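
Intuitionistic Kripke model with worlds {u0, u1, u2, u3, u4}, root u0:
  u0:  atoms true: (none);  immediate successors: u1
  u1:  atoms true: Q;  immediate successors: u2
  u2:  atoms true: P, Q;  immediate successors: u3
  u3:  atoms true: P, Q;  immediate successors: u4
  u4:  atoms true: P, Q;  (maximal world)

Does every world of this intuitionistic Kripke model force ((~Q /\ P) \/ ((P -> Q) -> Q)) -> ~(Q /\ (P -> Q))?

No

Not every world: u0 ||-/- ((~Q /\ P) \/ ((P -> Q) -> Q)) -> ~(Q /\ (P -> Q)).
u0 ||-/- ((~Q /\ P) \/ ((P -> Q) -> Q)) -> ~(Q /\ (P -> Q)): at the accessible world u1, u1 ||- (~Q /\ P) \/ ((P -> Q) -> Q) but u1 ||-/- ~(Q /\ (P -> Q)).
u1 ||-/- ~(Q /\ (P -> Q)) since u1 is accessible from u1 and u1 ||- Q /\ (P -> Q).
u1 ||- Q /\ (P -> Q) since u1 forces both conjuncts.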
▬▬▬▬▬▬
▶ Your objective:
Gather from the data above every line with the string "atoms".

▶ Response area:
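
  u0:  atoms true: (none);  immediate successors: u1
  u1:  atoms true: Q;  immediate successors: u2
  u2:  atoms true: P, Q;  immediate successors: u3
  u3:  atoms true: P, Q;  immediate successors: u4
  u4:  atoms true: P, Q;  (maximal world)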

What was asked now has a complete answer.